Given data:
+ + + + + + +

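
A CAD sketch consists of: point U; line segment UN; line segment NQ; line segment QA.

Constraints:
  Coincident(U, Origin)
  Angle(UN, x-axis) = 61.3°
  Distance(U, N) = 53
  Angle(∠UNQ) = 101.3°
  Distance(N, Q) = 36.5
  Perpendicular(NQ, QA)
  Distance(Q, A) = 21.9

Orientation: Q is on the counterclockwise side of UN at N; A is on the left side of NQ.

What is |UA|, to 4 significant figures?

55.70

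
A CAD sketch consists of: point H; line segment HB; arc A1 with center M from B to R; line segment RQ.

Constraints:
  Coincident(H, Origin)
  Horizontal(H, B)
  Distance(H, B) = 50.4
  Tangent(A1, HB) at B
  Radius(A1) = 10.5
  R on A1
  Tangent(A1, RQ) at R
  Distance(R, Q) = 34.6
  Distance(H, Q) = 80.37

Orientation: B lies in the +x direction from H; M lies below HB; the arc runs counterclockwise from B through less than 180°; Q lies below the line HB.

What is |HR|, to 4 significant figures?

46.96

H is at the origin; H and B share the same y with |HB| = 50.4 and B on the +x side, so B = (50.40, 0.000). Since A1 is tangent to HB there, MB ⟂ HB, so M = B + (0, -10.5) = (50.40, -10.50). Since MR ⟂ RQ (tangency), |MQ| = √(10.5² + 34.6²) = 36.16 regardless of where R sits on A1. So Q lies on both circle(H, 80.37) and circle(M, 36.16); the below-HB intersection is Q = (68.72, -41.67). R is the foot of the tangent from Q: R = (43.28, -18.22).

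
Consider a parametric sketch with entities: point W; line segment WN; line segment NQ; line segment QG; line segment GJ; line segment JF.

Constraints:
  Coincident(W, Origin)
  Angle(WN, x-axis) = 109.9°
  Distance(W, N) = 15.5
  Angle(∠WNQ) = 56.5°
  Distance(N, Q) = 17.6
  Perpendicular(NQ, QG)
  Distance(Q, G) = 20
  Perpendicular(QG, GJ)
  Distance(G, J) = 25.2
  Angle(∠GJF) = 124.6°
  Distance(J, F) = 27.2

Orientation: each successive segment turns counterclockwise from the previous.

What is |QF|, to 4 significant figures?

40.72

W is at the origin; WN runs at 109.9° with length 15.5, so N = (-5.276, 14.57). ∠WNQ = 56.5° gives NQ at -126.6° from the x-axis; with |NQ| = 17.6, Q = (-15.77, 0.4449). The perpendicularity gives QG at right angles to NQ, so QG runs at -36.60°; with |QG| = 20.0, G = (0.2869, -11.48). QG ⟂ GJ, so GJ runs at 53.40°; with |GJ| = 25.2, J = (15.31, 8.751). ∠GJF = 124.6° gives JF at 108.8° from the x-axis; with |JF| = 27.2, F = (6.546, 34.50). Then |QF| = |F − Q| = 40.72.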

+ + + + + + +

Work to complete: Retype the records above in full. Every word should match.

Exercise response:
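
A CAD sketch consists of: point U; line segment UN; line segment NQ; line segment QA.

Constraints:
  Coincident(U, Origin)
  Angle(UN, x-axis) = 61.3°
  Distance(U, N) = 53
  Angle(∠UNQ) = 101.3°
  Distance(N, Q) = 36.5
  Perpendicular(NQ, QA)
  Distance(Q, A) = 21.9

Orientation: Q is on the counterclockwise side of UN at N; A is on the left side of NQ.

What is |UA|, to 4 significant figures?

55.70

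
A CAD sketch consists of: point H; line segment HB; arc A1 with center M from B to R; line segment RQ.

Constraints:
  Coincident(H, Origin)
  Horizontal(H, B)
  Distance(H, B) = 50.4
  Tangent(A1, HB) at B
  Radius(A1) = 10.5
  R on A1
  Tangent(A1, RQ) at R
  Distance(R, Q) = 34.6
  Distance(H, Q) = 80.37

Orientation: B lies in the +x direction from H; M lies below HB; the arc runs counterclockwise from B through less than 180°; Q lies below the line HB.

What is |HR|, to 4 significant figures?

46.96

H is at the origin; H and B share the same y with |HB| = 50.4 and B on the +x side, so B = (50.40, 0.000). Since A1 is tangent to HB there, MB ⟂ HB, so M = B + (0, -10.5) = (50.40, -10.50). Since MR ⟂ RQ (tangency), |MQ| = √(10.5² + 34.6²) = 36.16 regardless of where R sits on A1. So Q lies on both circle(H, 80.37) and circle(M, 36.16); the below-HB intersection is Q = (68.72, -41.67). R is the foot of the tangent from Q: R = (43.28, -18.22).

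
Consider a parametric sketch with entities: point W; line segment WN; line segment NQ; line segment QG; line segment GJ; line segment JF.

Constraints:
  Coincident(W, Origin)
  Angle(WN, x-axis) = 109.9°
  Distance(W, N) = 15.5
  Angle(∠WNQ) = 56.5°
  Distance(N, Q) = 17.6
  Perpendicular(NQ, QG)
  Distance(Q, G) = 20
  Perpendicular(QG, GJ)
  Distance(G, J) = 25.2
  Angle(∠GJF) = 124.6°
  Distance(J, F) = 27.2

Orientation: each successive segment turns counterclockwise from the previous.

What is |QF|, to 4 significant figures?

40.72

W is at the origin; WN runs at 109.9° with length 15.5, so N = (-5.276, 14.57). ∠WNQ = 56.5° gives NQ at -126.6° from the x-axis; with |NQ| = 17.6, Q = (-15.77, 0.4449). The perpendicularity gives QG at right angles to NQ, so QG runs at -36.60°; with |QG| = 20.0, G = (0.2869, -11.48). QG ⟂ GJ, so GJ runs at 53.40°; with |GJ| = 25.2, J = (15.31, 8.751). ∠GJF = 124.6° gives JF at 108.8° from the x-axis; with |JF| = 27.2, F = (6.546, 34.50). Then |QF| = |F − Q| = 40.72.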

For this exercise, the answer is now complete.